WHAT NEEDS TO BE DONE: Reproduce verbatim, line by line, everything from the line containing "2. (~p1 | (~p1 & p1)) -> p3, w1" to the last line of the listing below; add nothing.

DATA SHOWN:
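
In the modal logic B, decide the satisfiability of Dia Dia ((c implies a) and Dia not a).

Satisfiable (open branch found)

1. Dia Dia ((c implies a) and Dia not a), w0
2. Dia ((c implies a) and Dia not a), w1   [Dia-rule on 1: fresh world w1, w0Rw1]
3. (c implies a) and Dia not a, w2   [Dia-rule on 2: fresh world w2, w1Rw2]
4. c implies a, w2   [and-rule on 3]
5. Dia not a, w2   [and-rule on 3]
6. a, w2   [implies-rule on 4 (branches; this branch)]
7. not a, w3   [Dia-rule on 5: fresh world w3, w2Rw3]
Accessibility: w0Rw0, w0Rw1, w1Rw0, w1Rw1, w1Rw2, w2Rw1, w2Rw2, w2Rw3, w3Rw2, w3Rw3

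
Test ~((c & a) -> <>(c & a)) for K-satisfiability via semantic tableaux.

Satisfiable

1. ~((c & a) -> <>(c & a)), 0
2. c & a, 0   [~->-rule on 1]
3. ~<>(c & a), 0   [~->-rule on 1]
4. c, 0   [&-rule on 2]
5. a, 0   [&-rule on 2]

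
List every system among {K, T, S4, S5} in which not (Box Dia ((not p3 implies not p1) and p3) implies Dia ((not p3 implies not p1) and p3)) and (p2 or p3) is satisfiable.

T-tableau for the formula:
1. not (Box Dia ((not p3 implies not p1) and p3) implies Dia ((not p3 implies not p1) and p3)) and (p2 or p3), u
2. not (Box Dia ((not p3 implies not p1) and p3) implies Dia ((not p3 implies not p1) and p3)), u   [and-rule on 1]
3. p2 or p3, u   [and-rule on 1]
4. Box Dia ((not p3 implies not p1) and p3), u   [neg-implies-rule on 2]
5. not Dia ((not p3 implies not p1) and p3), u   [neg-implies-rule on 2]
6. Dia ((not p3 implies not p1) and p3), u   [Box-rule on 4 via uRu]
7. not ((not p3 implies not p1) and p3), u   [neg-Dia-rule on 5 via uRu]
8. p2, u   [or-rule on 3 (branches; this branch)]
9. not (not p3 implies not p1), u   [neg-and-rule on 7 (branches; this branch)]
10. not p3, u   [neg-implies-rule on 9]
11. p1, u   [neg-implies-rule on 9]
12. (not p3 implies not p1) and p3, v   [Dia-rule on 6: fresh world v, uRv]
13. not p3 implies not p1, v   [and-rule on 12]
14. p3, v   [and-rule on 12]
15. Dia ((not p3 implies not p1) and p3), v   [Box-rule on 4 via uRv]
16. not ((not p3 implies not p1) and p3), v   [neg-Dia-rule on 5 via uRv]
17. not p1, v   [implies-rule on 13 (branches; this branch)]
18. not (not p3 implies not p1), v   [neg-and-rule on 16 (branches; this branch)]
19. not p3, v   [neg-implies-rule on 18]
20. p1, v   [neg-implies-rule on 18]
Accessibility: uRu, uRv, vRv
Branch closes: p3 and not p3 both at v.
Every branch closes (one shown): unsatisfiable in T, hence also in S4, S5 (every S4/S5-frame is a T-frame).
K-tableau for the formula:
1. not (Box Dia ((not p3 implies not p1) and p3) implies Dia ((not p3 implies not p1) and p3)) and (p2 or p3), u
2. not (Box Dia ((not p3 implies not p1) and p3) implies Dia ((not p3 implies not p1) and p3)), u   [and-rule on 1]
3. p2 or p3, u   [and-rule on 1]
4. Box Dia ((not p3 implies not p1) and p3), u   [neg-implies-rule on 2]
5. not Dia ((not p3 implies not p1) and p3), u   [neg-implies-rule on 2]
6. p3, u   [or-rule on 3 (branches; this branch)]
Complete open branch: satisfiable in K.

K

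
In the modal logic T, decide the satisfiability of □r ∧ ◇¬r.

1. □r ∧ ◇¬r, w0
2. □r, w0   [∧-rule on 1]
3. ◇¬r, w0   [∧-rule on 1]
4. r, w0   [□-rule on 2 via w0Rw0]
5. ¬r, w1   [◇-rule on 3: fresh world w1, w0Rw1]
6. r, w1   [□-rule on 2 via w0Rw1]
Accessibility: w0Rw0, w0Rw1, w1Rw1
Branch closes: r and ¬r both at w1.
All branches of the tableau close; one closing branch shown above.

No, unsatisfiable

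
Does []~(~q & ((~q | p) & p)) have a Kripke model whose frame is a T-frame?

1. []~(~q & ((~q | p) & p)), w0
2. ~(~q & ((~q | p) & p)), w0
3. ~((~q | p) & p), w0
4. ~p, w0
Accessibility: w0Rw0

Satisfiable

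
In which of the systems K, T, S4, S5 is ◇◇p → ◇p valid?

S4-tableau for the negation ¬(◇◇p → ◇p):
1. ¬(◇◇p → ◇p), w0
2. ◇◇p, w0   [¬→-rule on 1]
3. ¬◇p, w0   [¬→-rule on 1]
4. ¬p, w0   [¬◇-rule on 3 via w0Rw0]
5. ◇p, w1   [◇-rule on 2: fresh world w1, w0Rw1]
6. ¬p, w1   [¬◇-rule on 3 via w0Rw1]
7. p, w2   [◇-rule on 5: fresh world w2, w1Rw2]
8. ¬p, w2   [¬◇-rule on 3 via w0Rw2]
Accessibility: w0Rw0, w0Rw1, w0Rw2, w1Rw1, w1Rw2, w2Rw2
Branch closes: p and ¬p both at w2.
Every branch closes (one shown): valid in S4, hence also in S5 (every theorem of S4 is a theorem of S5).
T-tableau for the negation ¬(◇◇p → ◇p):
1. ¬(◇◇p → ◇p), w0
2. ◇◇p, w0   [¬→-rule on 1]
3. ¬◇p, w0   [¬→-rule on 1]
4. ¬p, w0   [¬◇-rule on 3 via w0Rw0]
5. ◇p, w1   [◇-rule on 2: fresh world w1, w0Rw1]
6. ¬p, w1   [¬◇-rule on 3 via w0Rw1]
7. p, w2   [◇-rule on 5: fresh world w2, w1Rw2]
Accessibility: w0Rw0, w0Rw1, w1Rw1, w1Rw2, w2Rw2
Complete open branch: countermodel on a T-frame, so not valid in T, nor in K (the same frame is also a K-frame).

S4, S5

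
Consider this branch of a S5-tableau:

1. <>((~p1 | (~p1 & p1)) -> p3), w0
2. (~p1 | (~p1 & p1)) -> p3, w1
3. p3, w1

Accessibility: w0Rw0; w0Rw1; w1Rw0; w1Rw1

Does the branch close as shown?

Not closed

No world carries both an atom and its negation.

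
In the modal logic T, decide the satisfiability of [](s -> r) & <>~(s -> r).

1. [](s -> r) & <>~(s -> r), u
2. [](s -> r), u   [&-rule on 1]
3. <>~(s -> r), u   [&-rule on 1]
4. s -> r, u   [[]-rule on 2 via uRu]
5. r, u   [->-rule on 4 (branches; this branch)]
6. ~(s -> r), v   [<>-rule on 3: fresh world v, uRv]
7. s, v   [~->-rule on 6]
8. ~r, v   [~->-rule on 6]
9. s -> r, v   [[]-rule on 2 via uRv]
10. r, v   [->-rule on 9 (branches; this branch)]
Accessibility: uRu, uRv, vRv
Branch closes: r and ~r both at v.
All branches of the tableau close; one closing branch shown above.

Unsatisfiable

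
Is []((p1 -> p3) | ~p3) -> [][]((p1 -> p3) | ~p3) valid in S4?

Valid

Tableau for the negation ~([]((p1 -> p3) | ~p3) -> [][]((p1 -> p3) | ~p3)):
1. ~([]((p1 -> p3) | ~p3) -> [][]((p1 -> p3) | ~p3)), u
2. []((p1 -> p3) | ~p3), u
3. ~[][]((p1 -> p3) | ~p3), u
4. (p1 -> p3) | ~p3, u
5. p1 -> p3, u
6. p3, u
7. ~[]((p1 -> p3) | ~p3), v
8. (p1 -> p3) | ~p3, v
9. p1 -> p3, v
10. p3, v
11. ~((p1 -> p3) | ~p3), w
12. ~(p1 -> p3), w
13. p3, w
14. p1, w
15. ~p3, w
Accessibility: uRu, uRv, uRw, vRv, vRw, wRw
Branch closes: p3 and ~p3 both at w.
All branches of the negation close; one closing branch shown above.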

RESULT:
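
2. (~p1 | (~p1 & p1)) -> p3, w1
3. p3, w1

Accessibility: w0Rw0; w0Rw1; w1Rw0; w1Rw1

Does the branch close as shown?

Not closed

No world carries both an atom and its negation.

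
In the modal logic T, decide the satisfiability of [](s -> r) & <>~(s -> r).

1. [](s -> r) & <>~(s -> r), u
2. [](s -> r), u   [&-rule on 1]
3. <>~(s -> r), u   [&-rule on 1]
4. s -> r, u   [[]-rule on 2 via uRu]
5. r, u   [->-rule on 4 (branches; this branch)]
6. ~(s -> r), v   [<>-rule on 3: fresh world v, uRv]
7. s, v   [~->-rule on 6]
8. ~r, v   [~->-rule on 6]
9. s -> r, v   [[]-rule on 2 via uRv]
10. r, v   [->-rule on 9 (branches; this branch)]
Accessibility: uRu, uRv, vRv
Branch closes: r and ~r both at v.
All branches of the tableau close; one closing branch shown above.

Unsatisfiable

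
Is []((p1 -> p3) | ~p3) -> [][]((p1 -> p3) | ~p3) valid in S4?

Valid

Tableau for the negation ~([]((p1 -> p3) | ~p3) -> [][]((p1 -> p3) | ~p3)):
1. ~([]((p1 -> p3) | ~p3) -> [][]((p1 -> p3) | ~p3)), u
2. []((p1 -> p3) | ~p3), u
3. ~[][]((p1 -> p3) | ~p3), u
4. (p1 -> p3) | ~p3, u
5. p1 -> p3, u
6. p3, u
7. ~[]((p1 -> p3) | ~p3), v
8. (p1 -> p3) | ~p3, v
9. p1 -> p3, v
10. p3, v
11. ~((p1 -> p3) | ~p3), w
12. ~(p1 -> p3), w
13. p3, w
14. p1, w
15. ~p3, w
Accessibility: uRu, uRv, uRw, vRv, vRw, wRw
Branch closes: p3 and ~p3 both at w.
All branches of the negation close; one closing branch shown above.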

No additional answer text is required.